> **WORK TASK**
In the records below, find the line with "clauses are jointly unsatisfiable." and the line with "(d || !h || q) && (g || !h"; return exactly those lines and every line between them.

Dataset entries:
━━━━━━━━━━━━━━━━
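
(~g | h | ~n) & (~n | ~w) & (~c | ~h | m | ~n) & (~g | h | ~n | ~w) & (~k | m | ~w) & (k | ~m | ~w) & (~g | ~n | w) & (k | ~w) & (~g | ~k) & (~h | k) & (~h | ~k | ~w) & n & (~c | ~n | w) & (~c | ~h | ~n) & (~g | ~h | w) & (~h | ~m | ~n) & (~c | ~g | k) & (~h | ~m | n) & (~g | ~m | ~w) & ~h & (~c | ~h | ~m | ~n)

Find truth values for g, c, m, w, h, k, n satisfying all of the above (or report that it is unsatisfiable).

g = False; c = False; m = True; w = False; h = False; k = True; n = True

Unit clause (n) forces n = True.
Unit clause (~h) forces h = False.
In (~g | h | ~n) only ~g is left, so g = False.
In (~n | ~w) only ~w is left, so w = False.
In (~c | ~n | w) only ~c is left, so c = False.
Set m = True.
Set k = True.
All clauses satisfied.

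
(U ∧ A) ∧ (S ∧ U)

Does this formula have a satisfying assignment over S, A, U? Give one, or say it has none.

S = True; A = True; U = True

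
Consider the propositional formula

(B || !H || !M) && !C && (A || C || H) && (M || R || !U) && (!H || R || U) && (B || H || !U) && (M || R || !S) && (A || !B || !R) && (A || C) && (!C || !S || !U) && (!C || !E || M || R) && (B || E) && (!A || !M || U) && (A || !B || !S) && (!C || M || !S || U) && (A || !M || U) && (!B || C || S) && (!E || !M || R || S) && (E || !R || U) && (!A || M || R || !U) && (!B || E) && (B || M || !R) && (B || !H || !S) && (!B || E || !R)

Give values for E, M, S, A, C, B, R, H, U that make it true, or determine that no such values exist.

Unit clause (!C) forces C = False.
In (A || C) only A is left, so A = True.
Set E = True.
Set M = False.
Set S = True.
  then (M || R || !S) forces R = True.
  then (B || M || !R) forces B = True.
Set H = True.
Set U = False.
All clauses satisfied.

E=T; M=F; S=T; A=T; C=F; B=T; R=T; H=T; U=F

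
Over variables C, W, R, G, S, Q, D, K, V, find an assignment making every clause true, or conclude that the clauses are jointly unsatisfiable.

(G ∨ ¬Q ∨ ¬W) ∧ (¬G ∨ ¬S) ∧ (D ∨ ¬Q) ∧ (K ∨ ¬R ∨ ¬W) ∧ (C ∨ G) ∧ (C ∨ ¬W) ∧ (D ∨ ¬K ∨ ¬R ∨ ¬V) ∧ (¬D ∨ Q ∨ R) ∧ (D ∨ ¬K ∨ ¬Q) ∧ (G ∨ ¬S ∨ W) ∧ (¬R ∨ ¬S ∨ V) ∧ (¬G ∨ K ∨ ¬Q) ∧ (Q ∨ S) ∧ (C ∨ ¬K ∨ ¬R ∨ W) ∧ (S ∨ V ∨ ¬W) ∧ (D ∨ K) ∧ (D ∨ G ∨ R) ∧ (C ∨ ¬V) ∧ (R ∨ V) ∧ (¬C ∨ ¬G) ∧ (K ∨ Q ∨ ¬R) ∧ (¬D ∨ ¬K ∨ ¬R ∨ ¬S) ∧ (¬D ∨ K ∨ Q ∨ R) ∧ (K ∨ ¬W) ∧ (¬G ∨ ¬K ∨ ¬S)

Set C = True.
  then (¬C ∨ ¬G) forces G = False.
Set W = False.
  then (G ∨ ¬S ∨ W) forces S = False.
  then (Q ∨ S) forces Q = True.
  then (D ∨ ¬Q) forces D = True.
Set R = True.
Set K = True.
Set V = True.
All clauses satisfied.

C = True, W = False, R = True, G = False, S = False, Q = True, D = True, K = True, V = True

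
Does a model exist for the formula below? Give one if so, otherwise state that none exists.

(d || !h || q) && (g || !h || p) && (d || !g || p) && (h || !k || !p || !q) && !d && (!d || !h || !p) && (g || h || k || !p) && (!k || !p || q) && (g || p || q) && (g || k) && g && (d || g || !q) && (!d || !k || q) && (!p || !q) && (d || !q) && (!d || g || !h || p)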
━━━━━━━━━━━━━━━━
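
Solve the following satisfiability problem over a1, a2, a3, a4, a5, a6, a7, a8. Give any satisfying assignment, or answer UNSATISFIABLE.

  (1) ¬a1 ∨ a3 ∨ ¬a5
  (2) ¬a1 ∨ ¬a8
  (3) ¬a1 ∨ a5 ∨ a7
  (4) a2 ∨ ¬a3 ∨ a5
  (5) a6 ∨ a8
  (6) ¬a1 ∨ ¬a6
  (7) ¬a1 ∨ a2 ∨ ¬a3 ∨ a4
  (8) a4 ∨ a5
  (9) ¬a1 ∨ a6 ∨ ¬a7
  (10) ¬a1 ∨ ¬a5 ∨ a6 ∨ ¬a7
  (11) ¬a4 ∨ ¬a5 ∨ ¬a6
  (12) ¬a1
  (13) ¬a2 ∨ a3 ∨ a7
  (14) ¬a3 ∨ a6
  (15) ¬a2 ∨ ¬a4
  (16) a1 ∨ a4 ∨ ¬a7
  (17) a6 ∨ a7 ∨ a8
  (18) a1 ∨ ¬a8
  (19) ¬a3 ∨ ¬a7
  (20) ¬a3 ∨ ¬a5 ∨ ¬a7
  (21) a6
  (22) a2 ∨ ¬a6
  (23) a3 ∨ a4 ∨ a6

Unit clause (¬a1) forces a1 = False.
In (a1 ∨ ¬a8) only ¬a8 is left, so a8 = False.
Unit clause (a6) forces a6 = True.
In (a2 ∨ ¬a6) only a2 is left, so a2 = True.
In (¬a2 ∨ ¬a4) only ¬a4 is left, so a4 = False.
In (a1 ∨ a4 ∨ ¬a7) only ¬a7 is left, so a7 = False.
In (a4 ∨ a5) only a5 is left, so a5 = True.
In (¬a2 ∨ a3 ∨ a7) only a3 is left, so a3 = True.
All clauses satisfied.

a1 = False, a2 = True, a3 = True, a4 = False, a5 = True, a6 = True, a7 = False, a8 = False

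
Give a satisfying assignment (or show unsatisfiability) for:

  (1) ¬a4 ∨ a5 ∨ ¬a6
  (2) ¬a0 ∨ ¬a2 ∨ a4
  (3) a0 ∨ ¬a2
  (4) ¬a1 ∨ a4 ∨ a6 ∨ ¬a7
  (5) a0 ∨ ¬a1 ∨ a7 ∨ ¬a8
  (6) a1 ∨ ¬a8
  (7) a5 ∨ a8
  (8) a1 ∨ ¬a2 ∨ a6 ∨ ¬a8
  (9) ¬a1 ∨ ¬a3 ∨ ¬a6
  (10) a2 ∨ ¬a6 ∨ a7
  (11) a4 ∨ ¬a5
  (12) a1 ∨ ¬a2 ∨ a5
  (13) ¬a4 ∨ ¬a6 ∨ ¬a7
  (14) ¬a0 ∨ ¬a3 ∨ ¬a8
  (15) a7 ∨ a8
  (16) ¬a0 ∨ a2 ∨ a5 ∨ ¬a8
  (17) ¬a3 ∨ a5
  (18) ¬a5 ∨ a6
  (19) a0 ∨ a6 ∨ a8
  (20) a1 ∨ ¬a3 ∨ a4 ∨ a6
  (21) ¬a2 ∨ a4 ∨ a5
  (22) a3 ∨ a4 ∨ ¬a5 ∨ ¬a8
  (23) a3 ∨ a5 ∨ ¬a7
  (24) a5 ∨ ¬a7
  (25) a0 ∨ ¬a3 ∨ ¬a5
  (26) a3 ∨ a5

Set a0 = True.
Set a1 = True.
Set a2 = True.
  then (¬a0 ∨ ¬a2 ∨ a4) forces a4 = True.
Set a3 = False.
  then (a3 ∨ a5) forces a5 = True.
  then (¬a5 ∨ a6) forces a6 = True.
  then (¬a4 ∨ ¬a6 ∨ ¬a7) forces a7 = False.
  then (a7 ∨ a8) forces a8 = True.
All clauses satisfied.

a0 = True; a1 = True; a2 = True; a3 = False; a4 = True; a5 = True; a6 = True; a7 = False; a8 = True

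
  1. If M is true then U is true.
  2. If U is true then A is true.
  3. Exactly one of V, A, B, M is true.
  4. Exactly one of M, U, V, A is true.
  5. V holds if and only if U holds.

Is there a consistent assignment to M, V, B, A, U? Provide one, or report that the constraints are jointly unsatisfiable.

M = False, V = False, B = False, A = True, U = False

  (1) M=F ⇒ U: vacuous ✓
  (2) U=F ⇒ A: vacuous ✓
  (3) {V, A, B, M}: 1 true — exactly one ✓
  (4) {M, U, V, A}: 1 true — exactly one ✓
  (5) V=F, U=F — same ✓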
━━━━━━━━━━━━━━━━
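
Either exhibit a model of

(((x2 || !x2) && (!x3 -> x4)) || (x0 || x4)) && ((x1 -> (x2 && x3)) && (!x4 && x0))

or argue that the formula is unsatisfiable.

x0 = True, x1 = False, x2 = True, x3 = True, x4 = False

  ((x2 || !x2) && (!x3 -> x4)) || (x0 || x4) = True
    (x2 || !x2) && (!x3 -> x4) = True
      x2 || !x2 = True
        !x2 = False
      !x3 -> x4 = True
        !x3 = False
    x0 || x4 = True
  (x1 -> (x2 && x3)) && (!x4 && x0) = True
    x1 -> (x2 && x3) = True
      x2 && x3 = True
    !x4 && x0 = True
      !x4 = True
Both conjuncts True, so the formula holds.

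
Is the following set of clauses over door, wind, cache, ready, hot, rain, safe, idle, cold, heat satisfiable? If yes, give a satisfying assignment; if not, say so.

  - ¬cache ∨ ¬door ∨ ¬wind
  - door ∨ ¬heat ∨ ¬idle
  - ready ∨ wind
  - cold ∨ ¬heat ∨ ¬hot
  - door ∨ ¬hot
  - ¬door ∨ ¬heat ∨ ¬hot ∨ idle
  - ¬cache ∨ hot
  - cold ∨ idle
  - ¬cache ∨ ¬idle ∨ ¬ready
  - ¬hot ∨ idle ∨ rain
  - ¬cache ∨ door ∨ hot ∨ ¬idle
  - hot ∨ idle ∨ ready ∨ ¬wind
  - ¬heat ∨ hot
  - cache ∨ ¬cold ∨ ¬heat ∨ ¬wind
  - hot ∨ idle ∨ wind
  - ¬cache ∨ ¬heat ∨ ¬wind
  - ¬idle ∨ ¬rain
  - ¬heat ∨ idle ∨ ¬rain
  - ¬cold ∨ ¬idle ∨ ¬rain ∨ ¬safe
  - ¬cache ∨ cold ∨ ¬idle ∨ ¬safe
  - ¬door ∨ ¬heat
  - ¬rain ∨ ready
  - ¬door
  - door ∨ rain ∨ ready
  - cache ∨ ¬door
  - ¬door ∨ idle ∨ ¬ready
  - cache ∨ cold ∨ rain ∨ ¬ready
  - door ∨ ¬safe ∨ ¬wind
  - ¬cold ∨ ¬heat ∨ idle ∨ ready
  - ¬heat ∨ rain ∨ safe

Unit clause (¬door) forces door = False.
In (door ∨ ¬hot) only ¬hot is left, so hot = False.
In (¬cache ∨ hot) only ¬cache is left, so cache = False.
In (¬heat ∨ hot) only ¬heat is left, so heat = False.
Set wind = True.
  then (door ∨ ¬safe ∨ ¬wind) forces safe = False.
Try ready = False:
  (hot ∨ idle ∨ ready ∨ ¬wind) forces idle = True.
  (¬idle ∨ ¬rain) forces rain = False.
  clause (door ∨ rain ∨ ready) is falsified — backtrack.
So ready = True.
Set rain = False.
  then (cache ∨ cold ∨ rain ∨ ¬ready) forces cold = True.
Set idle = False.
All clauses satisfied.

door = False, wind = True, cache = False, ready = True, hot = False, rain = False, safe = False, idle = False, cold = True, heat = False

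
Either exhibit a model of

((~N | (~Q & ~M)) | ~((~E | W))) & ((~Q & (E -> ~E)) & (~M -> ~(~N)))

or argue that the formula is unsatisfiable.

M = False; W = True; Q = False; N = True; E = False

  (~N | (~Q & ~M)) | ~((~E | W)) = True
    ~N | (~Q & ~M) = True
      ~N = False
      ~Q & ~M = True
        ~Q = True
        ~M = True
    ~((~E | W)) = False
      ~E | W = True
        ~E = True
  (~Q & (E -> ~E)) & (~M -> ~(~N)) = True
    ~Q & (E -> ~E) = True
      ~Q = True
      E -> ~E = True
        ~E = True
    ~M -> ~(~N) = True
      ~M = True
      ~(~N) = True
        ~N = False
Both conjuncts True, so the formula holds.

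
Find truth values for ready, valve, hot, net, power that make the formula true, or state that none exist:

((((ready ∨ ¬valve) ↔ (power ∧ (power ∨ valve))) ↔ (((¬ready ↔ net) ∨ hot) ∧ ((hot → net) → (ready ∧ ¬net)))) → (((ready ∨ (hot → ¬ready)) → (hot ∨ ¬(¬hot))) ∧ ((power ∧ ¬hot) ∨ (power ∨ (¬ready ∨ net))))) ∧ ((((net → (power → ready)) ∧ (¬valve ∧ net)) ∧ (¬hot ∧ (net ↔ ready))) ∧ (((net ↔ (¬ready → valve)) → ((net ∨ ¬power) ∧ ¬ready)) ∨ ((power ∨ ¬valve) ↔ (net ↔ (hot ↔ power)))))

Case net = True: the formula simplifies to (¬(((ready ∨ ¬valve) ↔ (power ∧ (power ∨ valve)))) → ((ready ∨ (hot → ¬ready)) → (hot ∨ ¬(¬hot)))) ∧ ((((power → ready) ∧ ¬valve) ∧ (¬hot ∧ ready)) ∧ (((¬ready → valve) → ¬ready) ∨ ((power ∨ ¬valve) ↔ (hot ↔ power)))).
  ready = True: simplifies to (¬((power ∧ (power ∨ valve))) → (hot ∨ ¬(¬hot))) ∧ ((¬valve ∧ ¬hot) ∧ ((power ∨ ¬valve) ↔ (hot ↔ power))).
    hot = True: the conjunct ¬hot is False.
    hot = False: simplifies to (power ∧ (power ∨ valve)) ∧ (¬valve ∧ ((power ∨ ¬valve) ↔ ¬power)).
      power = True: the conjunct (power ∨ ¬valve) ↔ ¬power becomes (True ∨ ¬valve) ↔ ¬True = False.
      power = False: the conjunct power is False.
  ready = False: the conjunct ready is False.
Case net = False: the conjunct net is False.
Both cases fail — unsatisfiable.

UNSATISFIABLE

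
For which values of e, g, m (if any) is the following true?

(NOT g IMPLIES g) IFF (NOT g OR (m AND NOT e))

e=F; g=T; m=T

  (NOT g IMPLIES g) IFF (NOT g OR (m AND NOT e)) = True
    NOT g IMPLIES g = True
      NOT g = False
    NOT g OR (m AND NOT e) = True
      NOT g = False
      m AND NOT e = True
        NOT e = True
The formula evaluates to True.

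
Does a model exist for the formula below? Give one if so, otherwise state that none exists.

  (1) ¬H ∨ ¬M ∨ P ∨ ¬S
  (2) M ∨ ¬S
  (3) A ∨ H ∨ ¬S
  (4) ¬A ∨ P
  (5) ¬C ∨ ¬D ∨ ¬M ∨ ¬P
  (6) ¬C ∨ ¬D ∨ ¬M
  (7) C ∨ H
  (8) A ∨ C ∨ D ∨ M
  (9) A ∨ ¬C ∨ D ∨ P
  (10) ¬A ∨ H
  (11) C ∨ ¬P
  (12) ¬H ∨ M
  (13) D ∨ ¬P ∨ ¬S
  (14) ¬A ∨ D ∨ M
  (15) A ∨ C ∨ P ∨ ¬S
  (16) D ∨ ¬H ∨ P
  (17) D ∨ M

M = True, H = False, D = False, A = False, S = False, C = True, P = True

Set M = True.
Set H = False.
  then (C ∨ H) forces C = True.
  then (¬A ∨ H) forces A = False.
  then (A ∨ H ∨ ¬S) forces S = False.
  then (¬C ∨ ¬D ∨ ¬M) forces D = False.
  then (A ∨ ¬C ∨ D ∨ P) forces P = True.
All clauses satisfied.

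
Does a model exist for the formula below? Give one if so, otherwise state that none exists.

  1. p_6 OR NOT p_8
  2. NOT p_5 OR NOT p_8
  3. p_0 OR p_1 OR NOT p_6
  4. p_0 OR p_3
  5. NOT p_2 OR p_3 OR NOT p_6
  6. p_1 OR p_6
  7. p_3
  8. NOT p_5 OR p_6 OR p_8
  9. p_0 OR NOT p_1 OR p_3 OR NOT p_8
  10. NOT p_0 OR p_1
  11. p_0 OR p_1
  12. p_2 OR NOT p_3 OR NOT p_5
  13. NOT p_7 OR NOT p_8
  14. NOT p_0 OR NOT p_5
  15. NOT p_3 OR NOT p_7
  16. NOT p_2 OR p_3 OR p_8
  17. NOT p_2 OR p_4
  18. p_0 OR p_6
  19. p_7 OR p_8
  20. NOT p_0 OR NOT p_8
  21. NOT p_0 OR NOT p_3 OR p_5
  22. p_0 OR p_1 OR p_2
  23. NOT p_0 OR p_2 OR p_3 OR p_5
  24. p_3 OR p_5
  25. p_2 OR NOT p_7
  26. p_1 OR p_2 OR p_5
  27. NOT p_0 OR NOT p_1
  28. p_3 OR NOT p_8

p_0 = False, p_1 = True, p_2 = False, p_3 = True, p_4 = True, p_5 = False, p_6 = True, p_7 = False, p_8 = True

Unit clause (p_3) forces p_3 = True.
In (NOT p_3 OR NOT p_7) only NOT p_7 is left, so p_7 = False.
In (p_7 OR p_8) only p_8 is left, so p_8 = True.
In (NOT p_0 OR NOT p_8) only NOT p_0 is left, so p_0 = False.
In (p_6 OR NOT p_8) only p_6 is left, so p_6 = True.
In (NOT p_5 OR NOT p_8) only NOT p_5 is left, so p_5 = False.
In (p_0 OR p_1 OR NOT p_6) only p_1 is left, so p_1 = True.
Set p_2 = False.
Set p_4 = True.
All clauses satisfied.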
━━━━━━━━━━━━━━━━
> **RESULT FOR THIS EXERCISE**
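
Over variables C, W, R, G, S, Q, D, K, V, find an assignment making every clause true, or conclude that the clauses are jointly unsatisfiable.

(G ∨ ¬Q ∨ ¬W) ∧ (¬G ∨ ¬S) ∧ (D ∨ ¬Q) ∧ (K ∨ ¬R ∨ ¬W) ∧ (C ∨ G) ∧ (C ∨ ¬W) ∧ (D ∨ ¬K ∨ ¬R ∨ ¬V) ∧ (¬D ∨ Q ∨ R) ∧ (D ∨ ¬K ∨ ¬Q) ∧ (G ∨ ¬S ∨ W) ∧ (¬R ∨ ¬S ∨ V) ∧ (¬G ∨ K ∨ ¬Q) ∧ (Q ∨ S) ∧ (C ∨ ¬K ∨ ¬R ∨ W) ∧ (S ∨ V ∨ ¬W) ∧ (D ∨ K) ∧ (D ∨ G ∨ R) ∧ (C ∨ ¬V) ∧ (R ∨ V) ∧ (¬C ∨ ¬G) ∧ (K ∨ Q ∨ ¬R) ∧ (¬D ∨ ¬K ∨ ¬R ∨ ¬S) ∧ (¬D ∨ K ∨ Q ∨ R) ∧ (K ∨ ¬W) ∧ (¬G ∨ ¬K ∨ ¬S)

Set C = True.
  then (¬C ∨ ¬G) forces G = False.
Set W = False.
  then (G ∨ ¬S ∨ W) forces S = False.
  then (Q ∨ S) forces Q = True.
  then (D ∨ ¬Q) forces D = True.
Set R = True.
Set K = True.
Set V = True.
All clauses satisfied.

C = True, W = False, R = True, G = False, S = False, Q = True, D = True, K = True, V = True

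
Does a model exist for the formula below? Give one if so, otherwise state that none exists.

(d || !h || q) && (g || !h || p) && (d || !g || p) && (h || !k || !p || !q) && !d && (!d || !h || !p) && (g || h || k || !p) && (!k || !p || q) && (g || p || q) && (g || k) && g && (d || g || !q) && (!d || !k || q) && (!p || !q) && (d || !q) && (!d || g || !h || p)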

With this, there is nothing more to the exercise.